Report how many lines below include the string "requires". Please keep the reply to that number.

------------------------------------

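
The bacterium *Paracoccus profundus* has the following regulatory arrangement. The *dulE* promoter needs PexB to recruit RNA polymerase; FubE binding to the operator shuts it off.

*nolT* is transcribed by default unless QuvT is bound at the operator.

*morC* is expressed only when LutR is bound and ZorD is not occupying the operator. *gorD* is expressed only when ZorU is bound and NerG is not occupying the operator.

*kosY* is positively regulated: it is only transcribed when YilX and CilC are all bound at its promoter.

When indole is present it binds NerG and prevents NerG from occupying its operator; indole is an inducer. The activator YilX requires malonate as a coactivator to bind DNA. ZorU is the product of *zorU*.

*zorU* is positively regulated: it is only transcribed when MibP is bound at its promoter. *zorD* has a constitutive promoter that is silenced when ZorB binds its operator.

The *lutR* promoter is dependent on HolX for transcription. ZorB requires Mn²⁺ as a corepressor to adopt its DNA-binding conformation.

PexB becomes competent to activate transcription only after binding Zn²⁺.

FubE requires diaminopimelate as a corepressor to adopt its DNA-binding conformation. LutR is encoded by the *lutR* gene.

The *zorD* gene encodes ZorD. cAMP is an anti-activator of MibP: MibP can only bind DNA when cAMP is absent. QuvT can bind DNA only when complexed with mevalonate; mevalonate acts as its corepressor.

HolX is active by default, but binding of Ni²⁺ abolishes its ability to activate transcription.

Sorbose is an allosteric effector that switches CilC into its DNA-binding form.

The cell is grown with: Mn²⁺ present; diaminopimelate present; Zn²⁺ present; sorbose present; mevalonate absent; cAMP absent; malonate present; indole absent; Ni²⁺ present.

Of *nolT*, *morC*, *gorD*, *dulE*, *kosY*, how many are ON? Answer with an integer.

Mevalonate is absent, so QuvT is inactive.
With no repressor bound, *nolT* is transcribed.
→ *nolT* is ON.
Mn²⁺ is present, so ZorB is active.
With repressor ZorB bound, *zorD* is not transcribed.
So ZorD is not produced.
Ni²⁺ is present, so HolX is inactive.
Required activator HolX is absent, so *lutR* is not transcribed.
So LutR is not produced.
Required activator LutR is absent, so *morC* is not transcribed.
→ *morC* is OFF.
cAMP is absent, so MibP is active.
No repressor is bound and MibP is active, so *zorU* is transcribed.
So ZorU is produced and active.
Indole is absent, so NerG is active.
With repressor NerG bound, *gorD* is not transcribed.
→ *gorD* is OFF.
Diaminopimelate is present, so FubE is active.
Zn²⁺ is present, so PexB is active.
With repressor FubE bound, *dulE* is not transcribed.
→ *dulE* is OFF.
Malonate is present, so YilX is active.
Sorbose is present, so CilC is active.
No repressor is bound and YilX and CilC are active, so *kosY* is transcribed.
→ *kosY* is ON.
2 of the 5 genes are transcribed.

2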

------------------------------------

● **Exercise solution**:
3